WHAT YOU SHOULD DO: Your task is to copy the stretch of lines in the records below that begins with the line containing "In the four-bar" and ends with the line containing "The crank AB is set to 328°", exactly as written, with nothing added.

++++ STORED DATA

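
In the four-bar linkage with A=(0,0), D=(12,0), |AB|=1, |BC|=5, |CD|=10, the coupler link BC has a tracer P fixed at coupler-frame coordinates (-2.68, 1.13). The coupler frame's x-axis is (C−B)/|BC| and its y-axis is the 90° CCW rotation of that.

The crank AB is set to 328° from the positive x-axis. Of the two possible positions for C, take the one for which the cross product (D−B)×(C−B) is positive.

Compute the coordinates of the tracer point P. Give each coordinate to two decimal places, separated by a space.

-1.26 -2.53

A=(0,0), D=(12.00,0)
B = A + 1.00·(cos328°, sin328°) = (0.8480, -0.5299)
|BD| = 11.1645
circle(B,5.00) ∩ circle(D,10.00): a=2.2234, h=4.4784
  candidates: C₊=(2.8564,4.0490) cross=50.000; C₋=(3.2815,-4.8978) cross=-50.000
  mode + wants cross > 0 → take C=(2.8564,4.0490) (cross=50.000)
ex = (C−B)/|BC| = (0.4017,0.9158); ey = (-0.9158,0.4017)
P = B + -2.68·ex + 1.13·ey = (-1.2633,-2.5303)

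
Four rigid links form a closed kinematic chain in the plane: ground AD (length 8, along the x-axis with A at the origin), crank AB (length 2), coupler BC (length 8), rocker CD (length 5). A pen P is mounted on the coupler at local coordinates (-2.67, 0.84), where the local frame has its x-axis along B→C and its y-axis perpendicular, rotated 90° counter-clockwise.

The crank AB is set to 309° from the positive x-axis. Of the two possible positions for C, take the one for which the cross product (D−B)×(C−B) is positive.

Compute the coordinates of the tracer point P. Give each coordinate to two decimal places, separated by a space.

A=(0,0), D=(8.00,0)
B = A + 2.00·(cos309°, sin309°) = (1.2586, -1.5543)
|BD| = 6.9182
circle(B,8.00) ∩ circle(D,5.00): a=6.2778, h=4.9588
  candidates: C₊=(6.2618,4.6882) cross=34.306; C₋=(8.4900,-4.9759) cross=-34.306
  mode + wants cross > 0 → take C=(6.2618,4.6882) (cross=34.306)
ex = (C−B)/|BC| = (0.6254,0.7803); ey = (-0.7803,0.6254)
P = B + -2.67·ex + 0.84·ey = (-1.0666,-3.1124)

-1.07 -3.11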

++++++++
++++ STORED DATA

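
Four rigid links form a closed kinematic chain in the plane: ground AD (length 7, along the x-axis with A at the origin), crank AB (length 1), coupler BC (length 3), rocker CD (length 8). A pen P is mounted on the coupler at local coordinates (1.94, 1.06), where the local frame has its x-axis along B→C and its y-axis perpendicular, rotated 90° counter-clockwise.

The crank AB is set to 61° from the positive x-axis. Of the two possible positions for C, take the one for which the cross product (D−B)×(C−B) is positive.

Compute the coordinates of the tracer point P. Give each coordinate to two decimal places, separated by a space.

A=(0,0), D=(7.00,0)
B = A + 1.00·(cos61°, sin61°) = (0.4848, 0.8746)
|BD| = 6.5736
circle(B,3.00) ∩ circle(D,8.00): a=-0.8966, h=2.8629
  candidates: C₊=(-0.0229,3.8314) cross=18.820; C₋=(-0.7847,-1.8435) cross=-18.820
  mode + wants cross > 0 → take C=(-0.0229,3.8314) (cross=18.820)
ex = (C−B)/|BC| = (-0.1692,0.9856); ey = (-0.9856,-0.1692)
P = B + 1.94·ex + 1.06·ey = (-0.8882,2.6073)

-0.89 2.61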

++++++++

REPLY TO THE EXERCISE:
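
In the four-bar linkage with A=(0,0), D=(12,0), |AB|=1, |BC|=5, |CD|=10, the coupler link BC has a tracer P fixed at coupler-frame coordinates (-2.68, 1.13). The coupler frame's x-axis is (C−B)/|BC| and its y-axis is the 90° CCW rotation of that.

The crank AB is set to 328° from the positive x-axis. Of the two possible positions for C, take the one for which the cross product (D−B)×(C−B) is positive.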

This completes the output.